▶ _THE PROBLEM_: Can the data below be set down again exactly, line for line?

== DATA SHOWN

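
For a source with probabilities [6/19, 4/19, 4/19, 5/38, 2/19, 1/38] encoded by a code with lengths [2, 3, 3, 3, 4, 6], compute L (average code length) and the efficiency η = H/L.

Average length L = Σ p_i × l_i = 2.8684 bits
Entropy H = 2.3366 bits
Efficiency η = H/L × 100% = 81.46%


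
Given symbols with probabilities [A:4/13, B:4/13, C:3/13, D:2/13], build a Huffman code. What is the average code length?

Huffman tree construction:
Combine smallest probabilities repeatedly
Resulting codes:
  A: 10 (length 2)
  B: 11 (length 2)
  C: 01 (length 2)
  D: 00 (length 2)
Average length = Σ p(s) × length(s) = 2.0000 bits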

====

▶ _RESULT_:
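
For a source with probabilities [6/19, 4/19, 4/19, 5/38, 2/19, 1/38] encoded by a code with lengths [2, 3, 3, 3, 4, 6], compute L (average code length) and the efficiency η = H/L.

Average length L = Σ p_i × l_i = 2.8684 bits
Entropy H = 2.3366 bits
Efficiency η = H/L × 100% = 81.46%


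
Given symbols with probabilities [A:4/13, B:4/13, C:3/13, D:2/13], build a Huffman code. What is the average code length?

Huffman tree construction:
Combine smallest probabilities repeatedly
Resulting codes:
  A: 10 (length 2)
  B: 11 (length 2)
  C: 01 (length 2)
  D: 00 (length 2)
Average length = Σ p(s) × length(s) = 2.0000 bits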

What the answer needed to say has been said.